- EXERCISE DESCRIPTION
Nothing in the records may be dropped or altered when you repeat them.

Stored items:
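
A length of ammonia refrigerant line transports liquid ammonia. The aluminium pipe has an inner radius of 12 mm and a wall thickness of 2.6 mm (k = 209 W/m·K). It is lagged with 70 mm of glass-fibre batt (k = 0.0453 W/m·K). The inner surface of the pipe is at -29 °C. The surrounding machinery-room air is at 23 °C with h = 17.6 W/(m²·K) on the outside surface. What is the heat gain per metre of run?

q′ ≈ 8.28 W/m

Radial resistances (cylindrical: R_cond = ln(r_o/r_i)/(2πkL), R_conv = 1/(h·2πrL)):
R_aluminium pipe wall = ln(14.6/12)/(2π×209×1) = 1.493×10^-4 K/W
R_glass-fibre batt = ln(84.6/14.6)/(2π×0.0453×1) = 6.173 K/W
R_outer film = 1/(h_o·2πr_oL) = 1/(17.6×2π×0.0846×1) = 0.1069 K/W
R_total = 6.28 K/W
Q = ΔT/R_total = 52/6.28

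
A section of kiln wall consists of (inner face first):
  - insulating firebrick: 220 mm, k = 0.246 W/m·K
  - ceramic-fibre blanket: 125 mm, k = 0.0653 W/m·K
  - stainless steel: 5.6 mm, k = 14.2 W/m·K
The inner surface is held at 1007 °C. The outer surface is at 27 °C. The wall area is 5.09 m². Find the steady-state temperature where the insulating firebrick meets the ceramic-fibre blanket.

T ≈ 695 °C

Series thermal resistances:
R_insulating firebrick = L/(kA) = 0.22/(0.246×5.09) = 0.1757 K/W
R_ceramic-fibre blanket = L/(kA) = 0.125/(0.0653×5.09) = 0.3761 K/W
R_stainless steel = L/(kA) = 0.0056/(14.2×5.09) = 7.748×10^-5 K/W
R_total = 0.5519 K/W;  Q = ΔT/R_total = 980/0.5519 = 1776 W
T_interface = T_inner − Q·ΣR(inner→interface) = 1007 − 1780×0.1757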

- PROBLEM SOLUTION
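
A length of ammonia refrigerant line transports liquid ammonia. The aluminium pipe has an inner radius of 12 mm and a wall thickness of 2.6 mm (k = 209 W/m·K). It is lagged with 70 mm of glass-fibre batt (k = 0.0453 W/m·K). The inner surface of the pipe is at -29 °C. The surrounding machinery-room air is at 23 °C with h = 17.6 W/(m²·K) on the outside surface. What is the heat gain per metre of run?

q′ ≈ 8.28 W/m

Radial resistances (cylindrical: R_cond = ln(r_o/r_i)/(2πkL), R_conv = 1/(h·2πrL)):
R_aluminium pipe wall = ln(14.6/12)/(2π×209×1) = 1.493×10^-4 K/W
R_glass-fibre batt = ln(84.6/14.6)/(2π×0.0453×1) = 6.173 K/W
R_outer film = 1/(h_o·2πr_oL) = 1/(17.6×2π×0.0846×1) = 0.1069 K/W
R_total = 6.28 K/W
Q = ΔT/R_total = 52/6.28

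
A section of kiln wall consists of (inner face first):
  - insulating firebrick: 220 mm, k = 0.246 W/m·K
  - ceramic-fibre blanket: 125 mm, k = 0.0653 W/m·K
  - stainless steel: 5.6 mm, k = 14.2 W/m·K
The inner surface is held at 1007 °C. The outer surface is at 27 °C. The wall area is 5.09 m². Find the steady-state temperature where the insulating firebrick meets the ceramic-fibre blanket.

T ≈ 695 °C

Series thermal resistances:
R_insulating firebrick = L/(kA) = 0.22/(0.246×5.09) = 0.1757 K/W
R_ceramic-fibre blanket = L/(kA) = 0.125/(0.0653×5.09) = 0.3761 K/W
R_stainless steel = L/(kA) = 0.0056/(14.2×5.09) = 7.748×10^-5 K/W
R_total = 0.5519 K/W;  Q = ΔT/R_total = 980/0.5519 = 1776 W
T_interface = T_inner − Q·ΣR(inner→interface) = 1007 − 1780×0.1757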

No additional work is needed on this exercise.